**PROBLEM:** Every line from the one with "- fold_left: fold" to the one with "3. fold_down", including those two, is to be copied exactly; all other lines of the entries below are left out.

**Saved data entries:**
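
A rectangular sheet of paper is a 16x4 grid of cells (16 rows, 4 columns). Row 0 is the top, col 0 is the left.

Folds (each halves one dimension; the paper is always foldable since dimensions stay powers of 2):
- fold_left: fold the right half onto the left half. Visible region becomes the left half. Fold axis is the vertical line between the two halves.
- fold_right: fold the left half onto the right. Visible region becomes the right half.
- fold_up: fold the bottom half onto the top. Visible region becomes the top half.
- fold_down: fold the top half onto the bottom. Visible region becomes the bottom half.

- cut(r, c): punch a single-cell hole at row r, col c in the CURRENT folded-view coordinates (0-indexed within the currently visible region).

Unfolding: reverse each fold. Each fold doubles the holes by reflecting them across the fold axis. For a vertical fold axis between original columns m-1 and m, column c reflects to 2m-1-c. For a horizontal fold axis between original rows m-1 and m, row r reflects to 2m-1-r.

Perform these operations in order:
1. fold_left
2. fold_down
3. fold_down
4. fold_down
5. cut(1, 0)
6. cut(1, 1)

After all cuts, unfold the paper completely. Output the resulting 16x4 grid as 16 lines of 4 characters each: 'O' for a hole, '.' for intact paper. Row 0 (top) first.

Op 1 fold_left: fold axis v@2; visible region now rows[0,16) x cols[0,2) = 16x2
Op 2 fold_down: fold axis h@8; visible region now rows[8,16) x cols[0,2) = 8x2
Op 3 fold_down: fold axis h@12; visible region now rows[12,16) x cols[0,2) = 4x2
Op 4 fold_down: fold axis h@14; visible region now rows[14,16) x cols[0,2) = 2x2
Op 5 cut(1, 0): punch at orig (15,0); cuts so far [(15, 0)]; region rows[14,16) x cols[0,2) = 2x2
Op 6 cut(1, 1): punch at orig (15,1); cuts so far [(15, 0), (15, 1)]; region rows[14,16) x cols[0,2) = 2x2
Unfold 1 (reflect across h@14): 4 holes -> [(12, 0), (12, 1), (15, 0), (15, 1)]
Unfold 2 (reflect across h@12): 8 holes -> [(8, 0), (8, 1), (11, 0), (11, 1), (12, 0), (12, 1), (15, 0), (15, 1)]
Unfold 3 (reflect across h@8): 16 holes -> [(0, 0), (0, 1), (3, 0), (3, 1), (4, 0), (4, 1), (7, 0), (7, 1), (8, 0), (8, 1), (11, 0), (11, 1), (12, 0), (12, 1), (15, 0), (15, 1)]
Unfold 4 (reflect across v@2): 32 holes -> [(0, 0), (0, 1), (0, 2), (0, 3), (3, 0), (3, 1), (3, 2), (3, 3), (4, 0), (4, 1), (4, 2), (4, 3), (7, 0), (7, 1), (7, 2), (7, 3), (8, 0), (8, 1), (8, 2), (8, 3), (11, 0), (11, 1), (11, 2), (11, 3), (12, 0), (12, 1), (12, 2), (12, 3), (15, 0), (15, 1), (15, 2), (15, 3)]

Answer: OOOO
....
....
OOOO
OOOO
....
....
OOOO
OOOO
....
....
OOOO
OOOO
....
....
OOOO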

**THE ANSWER:**
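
- fold_left: fold the right half onto the left half. Visible region becomes the left half. Fold axis is the vertical line between the two halves.
- fold_right: fold the left half onto the right. Visible region becomes the right half.
- fold_up: fold the bottom half onto the top. Visible region becomes the top half.
- fold_down: fold the top half onto the bottom. Visible region becomes the bottom half.

- cut(r, c): punch a single-cell hole at row r, col c in the CURRENT folded-view coordinates (0-indexed within the currently visible region).

Unfolding: reverse each fold. Each fold doubles the holes by reflecting them across the fold axis. For a vertical fold axis between original columns m-1 and m, column c reflects to 2m-1-c. For a horizontal fold axis between original rows m-1 and m, row r reflects to 2m-1-r.

Perform these operations in order:
1. fold_left
2. fold_down
3. fold_down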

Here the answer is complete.